---------- Stored data

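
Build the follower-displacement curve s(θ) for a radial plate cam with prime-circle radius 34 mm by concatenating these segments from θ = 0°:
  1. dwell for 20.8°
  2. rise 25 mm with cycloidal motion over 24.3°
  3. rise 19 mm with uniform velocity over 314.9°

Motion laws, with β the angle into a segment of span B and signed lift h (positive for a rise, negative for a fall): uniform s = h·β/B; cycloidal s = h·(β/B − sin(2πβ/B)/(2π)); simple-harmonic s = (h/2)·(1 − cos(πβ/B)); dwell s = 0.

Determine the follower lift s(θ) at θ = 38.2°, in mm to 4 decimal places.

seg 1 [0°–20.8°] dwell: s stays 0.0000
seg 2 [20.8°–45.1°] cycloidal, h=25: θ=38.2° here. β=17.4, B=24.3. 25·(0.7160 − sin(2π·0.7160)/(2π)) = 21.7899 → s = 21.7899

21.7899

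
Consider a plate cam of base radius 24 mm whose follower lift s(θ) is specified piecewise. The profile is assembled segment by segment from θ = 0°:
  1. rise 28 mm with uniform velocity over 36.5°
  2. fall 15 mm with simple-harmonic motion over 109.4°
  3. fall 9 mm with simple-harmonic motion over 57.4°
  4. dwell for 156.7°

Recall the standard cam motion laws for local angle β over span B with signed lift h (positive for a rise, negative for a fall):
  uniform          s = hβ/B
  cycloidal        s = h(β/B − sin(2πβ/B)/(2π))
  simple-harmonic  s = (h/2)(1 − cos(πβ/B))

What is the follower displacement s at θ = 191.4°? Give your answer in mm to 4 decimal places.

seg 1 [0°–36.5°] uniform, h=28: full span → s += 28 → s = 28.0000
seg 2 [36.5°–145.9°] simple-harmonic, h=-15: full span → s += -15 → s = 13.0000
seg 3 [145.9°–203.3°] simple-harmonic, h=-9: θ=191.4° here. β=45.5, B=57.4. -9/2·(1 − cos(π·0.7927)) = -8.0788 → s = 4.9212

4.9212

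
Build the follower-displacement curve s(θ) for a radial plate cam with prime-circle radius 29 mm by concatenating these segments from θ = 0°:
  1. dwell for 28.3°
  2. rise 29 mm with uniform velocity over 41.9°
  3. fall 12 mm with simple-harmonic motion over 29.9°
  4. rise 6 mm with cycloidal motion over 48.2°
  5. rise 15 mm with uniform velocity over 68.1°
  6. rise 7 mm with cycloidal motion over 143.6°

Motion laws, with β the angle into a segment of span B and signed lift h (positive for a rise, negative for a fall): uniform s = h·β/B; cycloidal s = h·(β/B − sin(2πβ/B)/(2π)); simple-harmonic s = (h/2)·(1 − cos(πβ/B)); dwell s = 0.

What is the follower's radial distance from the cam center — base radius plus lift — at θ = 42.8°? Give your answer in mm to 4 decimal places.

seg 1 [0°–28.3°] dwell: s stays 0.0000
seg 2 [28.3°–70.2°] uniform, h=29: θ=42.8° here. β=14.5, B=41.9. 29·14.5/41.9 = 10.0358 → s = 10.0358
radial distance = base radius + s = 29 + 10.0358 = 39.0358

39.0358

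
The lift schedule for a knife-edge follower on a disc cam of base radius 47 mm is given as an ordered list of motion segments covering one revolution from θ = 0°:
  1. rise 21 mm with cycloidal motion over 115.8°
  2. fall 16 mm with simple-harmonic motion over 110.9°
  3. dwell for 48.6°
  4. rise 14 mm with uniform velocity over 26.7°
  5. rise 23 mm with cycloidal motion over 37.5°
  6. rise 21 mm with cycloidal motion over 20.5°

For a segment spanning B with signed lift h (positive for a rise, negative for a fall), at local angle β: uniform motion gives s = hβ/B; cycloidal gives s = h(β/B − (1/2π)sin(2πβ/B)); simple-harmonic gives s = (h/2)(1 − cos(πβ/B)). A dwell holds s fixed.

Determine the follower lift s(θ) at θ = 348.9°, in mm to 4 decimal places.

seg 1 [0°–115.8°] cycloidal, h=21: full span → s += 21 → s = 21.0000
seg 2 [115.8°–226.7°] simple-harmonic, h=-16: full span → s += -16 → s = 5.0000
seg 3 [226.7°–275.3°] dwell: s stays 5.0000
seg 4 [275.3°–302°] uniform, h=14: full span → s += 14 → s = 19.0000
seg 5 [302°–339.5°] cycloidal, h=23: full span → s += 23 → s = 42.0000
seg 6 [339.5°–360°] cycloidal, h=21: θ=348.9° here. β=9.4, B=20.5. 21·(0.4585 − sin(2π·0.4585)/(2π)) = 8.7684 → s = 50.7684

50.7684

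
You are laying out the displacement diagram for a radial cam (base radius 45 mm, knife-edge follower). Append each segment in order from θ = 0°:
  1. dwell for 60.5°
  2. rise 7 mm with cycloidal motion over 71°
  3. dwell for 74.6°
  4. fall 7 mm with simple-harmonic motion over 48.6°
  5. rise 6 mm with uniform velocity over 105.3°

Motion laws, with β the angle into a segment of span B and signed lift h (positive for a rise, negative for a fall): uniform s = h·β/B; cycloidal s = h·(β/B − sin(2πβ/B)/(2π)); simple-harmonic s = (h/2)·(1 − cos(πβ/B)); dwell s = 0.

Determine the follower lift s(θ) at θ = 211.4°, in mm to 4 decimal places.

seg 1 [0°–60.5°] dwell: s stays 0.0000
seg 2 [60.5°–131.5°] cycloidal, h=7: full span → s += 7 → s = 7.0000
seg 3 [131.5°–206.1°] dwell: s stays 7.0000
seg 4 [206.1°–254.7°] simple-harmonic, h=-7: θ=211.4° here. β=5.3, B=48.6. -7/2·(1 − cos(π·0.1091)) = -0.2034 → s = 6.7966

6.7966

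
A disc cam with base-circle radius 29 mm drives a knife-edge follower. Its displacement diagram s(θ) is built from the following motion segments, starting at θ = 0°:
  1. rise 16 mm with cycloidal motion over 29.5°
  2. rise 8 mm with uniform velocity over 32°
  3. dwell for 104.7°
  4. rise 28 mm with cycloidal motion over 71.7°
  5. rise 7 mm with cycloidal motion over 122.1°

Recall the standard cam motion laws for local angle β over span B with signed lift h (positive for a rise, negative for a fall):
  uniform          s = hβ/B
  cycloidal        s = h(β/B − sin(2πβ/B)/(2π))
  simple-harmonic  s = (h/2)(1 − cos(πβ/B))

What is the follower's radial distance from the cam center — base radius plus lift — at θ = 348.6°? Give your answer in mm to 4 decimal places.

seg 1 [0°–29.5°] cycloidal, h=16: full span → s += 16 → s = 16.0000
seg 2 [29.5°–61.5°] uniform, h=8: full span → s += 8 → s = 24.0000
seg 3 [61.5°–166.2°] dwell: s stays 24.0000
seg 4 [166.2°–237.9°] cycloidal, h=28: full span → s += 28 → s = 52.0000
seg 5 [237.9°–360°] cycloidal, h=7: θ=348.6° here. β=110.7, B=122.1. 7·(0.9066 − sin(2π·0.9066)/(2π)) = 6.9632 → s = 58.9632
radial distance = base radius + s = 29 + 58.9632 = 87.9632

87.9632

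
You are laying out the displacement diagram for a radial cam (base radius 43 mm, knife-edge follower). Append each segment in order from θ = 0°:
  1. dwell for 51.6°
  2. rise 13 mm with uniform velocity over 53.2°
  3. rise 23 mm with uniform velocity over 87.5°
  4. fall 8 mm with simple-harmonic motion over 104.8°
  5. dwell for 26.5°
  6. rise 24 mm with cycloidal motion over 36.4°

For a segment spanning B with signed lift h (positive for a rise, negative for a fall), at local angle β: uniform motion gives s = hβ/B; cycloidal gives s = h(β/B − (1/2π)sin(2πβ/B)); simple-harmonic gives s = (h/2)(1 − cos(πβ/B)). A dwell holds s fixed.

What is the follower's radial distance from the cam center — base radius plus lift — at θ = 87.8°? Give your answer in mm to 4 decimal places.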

--------------------

**Problem to work on**
Could you restate every entry verbatim, please?

**Response for this exercise**
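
Build the follower-displacement curve s(θ) for a radial plate cam with prime-circle radius 34 mm by concatenating these segments from θ = 0°:
  1. dwell for 20.8°
  2. rise 25 mm with cycloidal motion over 24.3°
  3. rise 19 mm with uniform velocity over 314.9°

Motion laws, with β the angle into a segment of span B and signed lift h (positive for a rise, negative for a fall): uniform s = h·β/B; cycloidal s = h·(β/B − sin(2πβ/B)/(2π)); simple-harmonic s = (h/2)·(1 − cos(πβ/B)); dwell s = 0.

Determine the follower lift s(θ) at θ = 38.2°, in mm to 4 decimal places.

seg 1 [0°–20.8°] dwell: s stays 0.0000
seg 2 [20.8°–45.1°] cycloidal, h=25: θ=38.2° here. β=17.4, B=24.3. 25·(0.7160 − sin(2π·0.7160)/(2π)) = 21.7899 → s = 21.7899

21.7899

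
Consider a plate cam of base radius 24 mm whose follower lift s(θ) is specified piecewise. The profile is assembled segment by segment from θ = 0°:
  1. rise 28 mm with uniform velocity over 36.5°
  2. fall 15 mm with simple-harmonic motion over 109.4°
  3. fall 9 mm with simple-harmonic motion over 57.4°
  4. dwell for 156.7°

Recall the standard cam motion laws for local angle β over span B with signed lift h (positive for a rise, negative for a fall):
  uniform          s = hβ/B
  cycloidal        s = h(β/B − sin(2πβ/B)/(2π))
  simple-harmonic  s = (h/2)(1 − cos(πβ/B))

What is the follower displacement s at θ = 191.4°? Give your answer in mm to 4 decimal places.

seg 1 [0°–36.5°] uniform, h=28: full span → s += 28 → s = 28.0000
seg 2 [36.5°–145.9°] simple-harmonic, h=-15: full span → s += -15 → s = 13.0000
seg 3 [145.9°–203.3°] simple-harmonic, h=-9: θ=191.4° here. β=45.5, B=57.4. -9/2·(1 − cos(π·0.7927)) = -8.0788 → s = 4.9212

4.9212

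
Build the follower-displacement curve s(θ) for a radial plate cam with prime-circle radius 29 mm by concatenating these segments from θ = 0°:
  1. dwell for 28.3°
  2. rise 29 mm with uniform velocity over 41.9°
  3. fall 12 mm with simple-harmonic motion over 29.9°
  4. rise 6 mm with cycloidal motion over 48.2°
  5. rise 15 mm with uniform velocity over 68.1°
  6. rise 7 mm with cycloidal motion over 143.6°

Motion laws, with β the angle into a segment of span B and signed lift h (positive for a rise, negative for a fall): uniform s = h·β/B; cycloidal s = h·(β/B − sin(2πβ/B)/(2π)); simple-harmonic s = (h/2)·(1 − cos(πβ/B)); dwell s = 0.

What is the follower's radial distance from the cam center — base radius plus lift — at θ = 42.8°? Give your answer in mm to 4 decimal places.

seg 1 [0°–28.3°] dwell: s stays 0.0000
seg 2 [28.3°–70.2°] uniform, h=29: θ=42.8° here. β=14.5, B=41.9. 29·14.5/41.9 = 10.0358 → s = 10.0358
radial distance = base radius + s = 29 + 10.0358 = 39.0358

39.0358

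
The lift schedule for a knife-edge follower on a disc cam of base radius 47 mm is given as an ordered list of motion segments covering one revolution from θ = 0°:
  1. rise 21 mm with cycloidal motion over 115.8°
  2. fall 16 mm with simple-harmonic motion over 110.9°
  3. dwell for 48.6°
  4. rise 14 mm with uniform velocity over 26.7°
  5. rise 23 mm with cycloidal motion over 37.5°
  6. rise 21 mm with cycloidal motion over 20.5°

For a segment spanning B with signed lift h (positive for a rise, negative for a fall), at local angle β: uniform motion gives s = hβ/B; cycloidal gives s = h(β/B − (1/2π)sin(2πβ/B)); simple-harmonic gives s = (h/2)(1 − cos(πβ/B)). A dwell holds s fixed.

Determine the follower lift s(θ) at θ = 348.9°, in mm to 4 decimal places.

seg 1 [0°–115.8°] cycloidal, h=21: full span → s += 21 → s = 21.0000
seg 2 [115.8°–226.7°] simple-harmonic, h=-16: full span → s += -16 → s = 5.0000
seg 3 [226.7°–275.3°] dwell: s stays 5.0000
seg 4 [275.3°–302°] uniform, h=14: full span → s += 14 → s = 19.0000
seg 5 [302°–339.5°] cycloidal, h=23: full span → s += 23 → s = 42.0000
seg 6 [339.5°–360°] cycloidal, h=21: θ=348.9° here. β=9.4, B=20.5. 21·(0.4585 − sin(2π·0.4585)/(2π)) = 8.7684 → s = 50.7684

50.7684

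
You are laying out the displacement diagram for a radial cam (base radius 45 mm, knife-edge follower). Append each segment in order from θ = 0°:
  1. dwell for 60.5°
  2. rise 7 mm with cycloidal motion over 71°
  3. dwell for 74.6°
  4. fall 7 mm with simple-harmonic motion over 48.6°
  5. rise 6 mm with uniform velocity over 105.3°

Motion laws, with β the angle into a segment of span B and signed lift h (positive for a rise, negative for a fall): uniform s = h·β/B; cycloidal s = h·(β/B − sin(2πβ/B)/(2π)); simple-harmonic s = (h/2)·(1 − cos(πβ/B)); dwell s = 0.

Determine the follower lift s(θ) at θ = 211.4°, in mm to 4 decimal places.

seg 1 [0°–60.5°] dwell: s stays 0.0000
seg 2 [60.5°–131.5°] cycloidal, h=7: full span → s += 7 → s = 7.0000
seg 3 [131.5°–206.1°] dwell: s stays 7.0000
seg 4 [206.1°–254.7°] simple-harmonic, h=-7: θ=211.4° here. β=5.3, B=48.6. -7/2·(1 − cos(π·0.1091)) = -0.2034 → s = 6.7966

6.7966

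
A disc cam with base-circle radius 29 mm drives a knife-edge follower. Its displacement diagram s(θ) is built from the following motion segments, starting at θ = 0°:
  1. rise 16 mm with cycloidal motion over 29.5°
  2. rise 8 mm with uniform velocity over 32°
  3. dwell for 104.7°
  4. rise 28 mm with cycloidal motion over 71.7°
  5. rise 7 mm with cycloidal motion over 122.1°

Recall the standard cam motion laws for local angle β over span B with signed lift h (positive for a rise, negative for a fall):
  uniform          s = hβ/B
  cycloidal        s = h(β/B − sin(2πβ/B)/(2π))
  simple-harmonic  s = (h/2)(1 − cos(πβ/B))

What is the follower's radial distance from the cam center — base radius plus lift — at θ = 348.6°? Give your answer in mm to 4 decimal places.

seg 1 [0°–29.5°] cycloidal, h=16: full span → s += 16 → s = 16.0000
seg 2 [29.5°–61.5°] uniform, h=8: full span → s += 8 → s = 24.0000
seg 3 [61.5°–166.2°] dwell: s stays 24.0000
seg 4 [166.2°–237.9°] cycloidal, h=28: full span → s += 28 → s = 52.0000
seg 5 [237.9°–360°] cycloidal, h=7: θ=348.6° here. β=110.7, B=122.1. 7·(0.9066 − sin(2π·0.9066)/(2π)) = 6.9632 → s = 58.9632
radial distance = base radius + s = 29 + 58.9632 = 87.9632

87.9632

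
You are laying out the displacement diagram for a radial cam (base radius 43 mm, knife-edge follower). Append each segment in order from θ = 0°:
  1. dwell for 51.6°
  2. rise 13 mm with uniform velocity over 53.2°
  3. rise 23 mm with uniform velocity over 87.5°
  4. fall 8 mm with simple-harmonic motion over 104.8°
  5. dwell for 26.5°
  6. rise 24 mm with cycloidal motion over 36.4°

For a segment spanning B with signed lift h (positive for a rise, negative for a fall), at local angle β: uniform motion gives s = hβ/B; cycloidal gives s = h(β/B − (1/2π)sin(2πβ/B)); simple-harmonic gives s = (h/2)(1 − cos(πβ/B)). A dwell holds s fixed.

What is the follower's radial distance from the cam center — base radius plus lift — at θ = 87.8°? Give your answer in mm to 4 decimal places.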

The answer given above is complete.